_WORK TO COMPLETE_. Pick every line from the data that holds the word "scalar".

START DATA EXTRACTS

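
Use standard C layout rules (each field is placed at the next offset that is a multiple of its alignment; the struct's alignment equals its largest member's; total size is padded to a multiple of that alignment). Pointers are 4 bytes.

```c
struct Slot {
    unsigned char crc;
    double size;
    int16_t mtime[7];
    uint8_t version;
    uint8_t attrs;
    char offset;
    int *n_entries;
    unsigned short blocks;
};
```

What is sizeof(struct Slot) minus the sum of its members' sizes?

crc at 0 (size 1, align 1) → ends 1
pad 7 to align 8 for size
size at 8 (size 8, align 8) → ends 16
mtime at 16 (size 14, align 2) → ends 30
version at 30 (size 1, align 1) → ends 31
attrs at 31 (size 1, align 1) → ends 32
offset at 32 (size 1, align 1) → ends 33
pad 3 to align 4 for n_entries
n_entries at 36 (size 4, align 4) → ends 40
blocks at 40 (size 2, align 2) → ends 42
tail pad 6 to reach multiple of 8
total 48 bytes, alignment 8
data bytes 32, size 48 → padding 16

16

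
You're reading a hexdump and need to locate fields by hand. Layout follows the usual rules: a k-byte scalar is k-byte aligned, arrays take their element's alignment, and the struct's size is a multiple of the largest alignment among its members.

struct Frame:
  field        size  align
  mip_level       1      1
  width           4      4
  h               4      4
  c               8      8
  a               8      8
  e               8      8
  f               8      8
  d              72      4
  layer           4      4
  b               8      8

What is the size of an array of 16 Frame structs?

2176

0..1  mip_level  (1B, 1-aligned)
1..4  -- padding (3B)
4..8  width  (4B, 4-aligned)
8..12  h  (4B, 4-aligned)
12..16  -- padding (4B)
16..24  c  (8B, 8-aligned)
24..32  a  (8B, 8-aligned)
32..40  e  (8B, 8-aligned)
40..48  f  (8B, 8-aligned)
48..120  d  (72B, 4-aligned)
120..124  layer  (4B, 4-aligned)
124..128  -- padding (4B)
128..136  b  (8B, 8-aligned)
sizeof = 136, alignof = 8
array of 16: 16 × 136 = 2176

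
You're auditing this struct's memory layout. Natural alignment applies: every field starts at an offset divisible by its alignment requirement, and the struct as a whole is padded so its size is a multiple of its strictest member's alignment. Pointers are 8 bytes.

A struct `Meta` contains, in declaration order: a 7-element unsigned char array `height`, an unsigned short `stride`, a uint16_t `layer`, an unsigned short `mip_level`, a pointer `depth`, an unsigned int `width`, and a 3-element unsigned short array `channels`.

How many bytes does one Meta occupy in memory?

height at 0 (size 7, align 1) → ends 7
pad 1 to align 2 for stride
stride at 8 (size 2, align 2) → ends 10
layer at 10 (size 2, align 2) → ends 12
mip_level at 12 (size 2, align 2) → ends 14
pad 2 to align 8 for depth
depth at 16 (size 8, align 8) → ends 24
width at 24 (size 4, align 4) → ends 28
channels at 28 (size 6, align 2) → ends 34
tail pad 6 to reach multiple of 8
total 40 bytes, alignment 8

40 bytes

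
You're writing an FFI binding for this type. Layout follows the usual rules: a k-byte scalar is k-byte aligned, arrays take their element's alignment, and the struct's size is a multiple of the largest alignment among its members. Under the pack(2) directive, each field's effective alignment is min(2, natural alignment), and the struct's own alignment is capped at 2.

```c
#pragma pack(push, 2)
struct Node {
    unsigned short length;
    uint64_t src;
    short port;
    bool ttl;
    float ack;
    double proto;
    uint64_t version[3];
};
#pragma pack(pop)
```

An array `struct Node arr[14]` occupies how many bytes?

length at 0 (size 2, align 2) → ends 2
src at 2 (size 8, align 2) → ends 10
port at 10 (size 2, align 2) → ends 12
ttl at 12 (size 1, align 1) → ends 13
pad 1 to align 2 for ack
ack at 14 (size 4, align 2) → ends 18
proto at 18 (size 8, align 2) → ends 26
version at 26 (size 24, align 2) → ends 50
total 50 bytes, alignment 2
array of 14: 14 × 50 = 700

700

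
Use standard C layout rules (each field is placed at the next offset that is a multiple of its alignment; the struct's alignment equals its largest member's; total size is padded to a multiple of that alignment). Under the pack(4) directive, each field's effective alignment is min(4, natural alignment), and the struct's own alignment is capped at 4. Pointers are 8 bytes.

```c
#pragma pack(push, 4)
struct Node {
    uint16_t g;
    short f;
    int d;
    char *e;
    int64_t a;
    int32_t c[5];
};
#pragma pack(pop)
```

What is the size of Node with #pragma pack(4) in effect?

@0: g [2B, align 2] → 2
@2: f [2B, align 2] → 4
@4: d [4B, align 4] → 8
@8: e [8B, align 4] → 16
@16: a [8B, align 4] → 24
@24: c [20B, align 4] → 44
size 44, align 4

44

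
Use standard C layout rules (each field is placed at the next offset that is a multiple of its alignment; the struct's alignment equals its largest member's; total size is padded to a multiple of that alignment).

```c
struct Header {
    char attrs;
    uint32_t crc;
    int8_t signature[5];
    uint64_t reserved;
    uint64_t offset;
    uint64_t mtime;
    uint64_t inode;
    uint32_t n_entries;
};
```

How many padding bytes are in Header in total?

10

attrs at 0 (size 1, align 1) → ends 1
pad 3 to align 4 for crc
crc at 4 (size 4, align 4) → ends 8
signature at 8 (size 5, align 1) → ends 13
pad 3 to align 8 for reserved
reserved at 16 (size 8, align 8) → ends 24
offset at 24 (size 8, align 8) → ends 32
mtime at 32 (size 8, align 8) → ends 40
inode at 40 (size 8, align 8) → ends 48
n_entries at 48 (size 4, align 4) → ends 52
tail pad 4 to reach multiple of 8
total 56 bytes, alignment 8
data bytes 46, size 56 → padding 10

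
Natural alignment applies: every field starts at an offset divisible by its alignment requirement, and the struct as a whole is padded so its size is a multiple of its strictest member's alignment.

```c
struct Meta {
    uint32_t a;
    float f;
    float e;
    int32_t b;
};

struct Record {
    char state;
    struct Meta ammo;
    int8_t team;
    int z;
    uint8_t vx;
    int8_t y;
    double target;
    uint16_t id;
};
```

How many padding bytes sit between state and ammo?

3

Meta: a at 0 (size 4, align 4) → ends 4; f at 4 (size 4, align 4) → ends 8; e at 8 (size 4, align 4) → ends 12; b at 12 (size 4, align 4) → ends 16; total 16 bytes, alignment 4
state at 0 (size 1, align 1) → ends 1
pad 3 to align 4 for ammo
ammo at 4 (size 16, align 4) → ends 20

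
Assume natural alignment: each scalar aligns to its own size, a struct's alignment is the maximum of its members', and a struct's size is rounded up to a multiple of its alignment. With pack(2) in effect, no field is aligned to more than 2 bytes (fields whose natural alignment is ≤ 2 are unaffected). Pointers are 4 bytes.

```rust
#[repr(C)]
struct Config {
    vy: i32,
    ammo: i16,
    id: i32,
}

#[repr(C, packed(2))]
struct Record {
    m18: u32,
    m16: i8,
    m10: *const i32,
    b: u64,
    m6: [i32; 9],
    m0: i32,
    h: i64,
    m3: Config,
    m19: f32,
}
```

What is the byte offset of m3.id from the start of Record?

Config: @0: vy [4B, align 4] → 4; @4: ammo [2B, align 2] → 6; +2 pad (align 4); @8: id [4B, align 4] → 12; size 12, align 4
@0: m18 [4B, align 2] → 4
@4: m16 [1B, align 1] → 5
+1 pad (align 2)
@6: m10 [4B, align 2] → 10
@10: b [8B, align 2] → 18
@18: m6 [36B, align 2] → 54
@54: m0 [4B, align 2] → 58
@58: h [8B, align 2] → 66
@66: m3 [12B, align 2] → 78
within Config: id at 8
66 + 8 = 74

74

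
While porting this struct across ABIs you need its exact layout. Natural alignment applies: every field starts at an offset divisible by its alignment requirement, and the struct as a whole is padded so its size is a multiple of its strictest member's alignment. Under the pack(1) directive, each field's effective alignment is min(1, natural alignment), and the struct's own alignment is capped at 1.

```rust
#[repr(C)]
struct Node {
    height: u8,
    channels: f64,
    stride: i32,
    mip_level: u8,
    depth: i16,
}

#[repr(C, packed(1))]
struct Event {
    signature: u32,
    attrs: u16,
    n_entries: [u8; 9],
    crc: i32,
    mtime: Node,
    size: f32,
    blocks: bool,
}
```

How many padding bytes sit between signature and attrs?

Node: height at 0 (size 1, align 1) → ends 1; pad 7 to align 8 for channels; channels at 8 (size 8, align 8) → ends 16; stride at 16 (size 4, align 4) → ends 20; mip_level at 20 (size 1, align 1) → ends 21; pad 1 to align 2 for depth; depth at 22 (size 2, align 2) → ends 24; total 24 bytes, alignment 8
signature at 0 (size 4, align 1) → ends 4
attrs at 4 (size 2, align 1) → ends 6

0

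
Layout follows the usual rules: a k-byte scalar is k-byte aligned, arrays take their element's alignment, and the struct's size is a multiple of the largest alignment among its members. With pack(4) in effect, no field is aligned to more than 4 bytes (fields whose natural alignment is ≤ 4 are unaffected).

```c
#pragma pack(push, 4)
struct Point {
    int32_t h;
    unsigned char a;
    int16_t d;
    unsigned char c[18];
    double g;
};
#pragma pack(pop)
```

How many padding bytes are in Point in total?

3

h at 0 (size 4, align 4) → ends 4
a at 4 (size 1, align 1) → ends 5
pad 1 to align 2 for d
d at 6 (size 2, align 2) → ends 8
c at 8 (size 18, align 1) → ends 26
pad 2 to align 4 for g
g at 28 (size 8, align 4) → ends 36
total 36 bytes, alignment 4
data bytes 33, size 36 → padding 3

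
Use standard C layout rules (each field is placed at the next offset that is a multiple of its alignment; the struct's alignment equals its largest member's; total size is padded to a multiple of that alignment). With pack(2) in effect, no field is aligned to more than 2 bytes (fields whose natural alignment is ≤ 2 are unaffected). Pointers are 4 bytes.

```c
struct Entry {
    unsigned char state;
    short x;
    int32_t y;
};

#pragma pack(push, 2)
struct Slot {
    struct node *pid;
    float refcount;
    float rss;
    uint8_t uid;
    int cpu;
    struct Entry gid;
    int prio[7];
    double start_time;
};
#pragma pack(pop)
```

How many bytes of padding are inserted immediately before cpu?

Entry: 0..1  state  (1B, 1-aligned); 1..2  -- padding (1B); 2..4  x  (2B, 2-aligned); 4..8  y  (4B, 4-aligned); sizeof = 8, alignof = 4
0..4  pid  (4B, 2-aligned)
4..8  refcount  (4B, 2-aligned)
8..12  rss  (4B, 2-aligned)
12..13  uid  (1B, 1-aligned)
13..14  -- padding (1B)
14..18  cpu  (4B, 2-aligned)

1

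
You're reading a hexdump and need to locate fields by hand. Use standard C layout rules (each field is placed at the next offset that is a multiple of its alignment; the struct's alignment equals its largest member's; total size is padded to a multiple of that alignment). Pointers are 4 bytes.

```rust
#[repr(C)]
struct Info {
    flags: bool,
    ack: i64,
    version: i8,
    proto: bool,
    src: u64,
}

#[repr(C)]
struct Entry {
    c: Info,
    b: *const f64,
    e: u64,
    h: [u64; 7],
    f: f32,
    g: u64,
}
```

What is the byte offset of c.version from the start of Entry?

Info: 0..1  flags  (1B, 1-aligned); 1..8  -- padding (7B); 8..16  ack  (8B, 8-aligned); 16..17  version  (1B, 1-aligned); 17..18  proto  (1B, 1-aligned); 18..24  -- padding (6B); 24..32  src  (8B, 8-aligned); sizeof = 32, alignof = 8
0..32  c  (32B, 8-aligned)
within Info: version at 16
0 + 16 = 16

16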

END DATA EXTRACTS

_OUTPUT OF THE EXERCISE_.
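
You're reading a hexdump and need to locate fields by hand. Layout follows the usual rules: a k-byte scalar is k-byte aligned, arrays take their element's alignment, and the struct's size is a multiple of the largest alignment among its members.
You're writing an FFI binding for this type. Layout follows the usual rules: a k-byte scalar is k-byte aligned, arrays take their element's alignment, and the struct's size is a multiple of the largest alignment among its members. Under the pack(2) directive, each field's effective alignment is min(2, natural alignment), and the struct's own alignment is capped at 2.
Assume natural alignment: each scalar aligns to its own size, a struct's alignment is the maximum of its members', and a struct's size is rounded up to a multiple of its alignment. With pack(2) in effect, no field is aligned to more than 2 bytes (fields whose natural alignment is ≤ 2 are unaffected). Pointers are 4 bytes.
Layout follows the usual rules: a k-byte scalar is k-byte aligned, arrays take their element's alignment, and the struct's size is a multiple of the largest alignment among its members. With pack(4) in effect, no field is aligned to more than 4 bytes (fields whose natural alignment is ≤ 4 are unaffected).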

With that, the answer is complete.